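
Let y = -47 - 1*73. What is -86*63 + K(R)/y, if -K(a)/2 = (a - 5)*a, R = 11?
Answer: -54169/10 ≈ -5416.9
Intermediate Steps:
K(a) = -2*a*(-5 + a) (K(a) = -2*(a - 5)*a = -2*(-5 + a)*a = -2*a*(-5 + a))
y = -120 (y = -47 - 73 = -120)
-86*63 + K(R)/y = -86*63 + (2*11*(5 - 1*11))/(-120) = -5418 + (2*11*(5 - 11))*(-1/120) = -5418 + (2*11*(-6))*(-1/120) = -5418 - 132*(-1/120) = -5418 + 11/10 = -54169/10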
——
EXERCISE DIRECTIONS
Repeat the whole of the data verbatim, as it reads above.

ANSWER TO THE EXERCISE
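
Let y = -47 - 1*73. What is -86*63 + K(R)/y, if -K(a)/2 = (a - 5)*a, R = 11?
Answer: -54169/10 ≈ -5416.9
Intermediate Steps:
K(a) = -2*a*(-5 + a) (K(a) = -2*(a - 5)*a = -2*(-5 + a)*a = -2*a*(-5 + a))
y = -120 (y = -47 - 73 = -120)
-86*63 + K(R)/y = -86*63 + (2*11*(5 - 1*11))/(-120) = -5418 + (2*11*(5 - 11))*(-1/120) = -5418 + (2*11*(-6))*(-1/120) = -5418 - 132*(-1/120) = -5418 + 11/10 = -54169/10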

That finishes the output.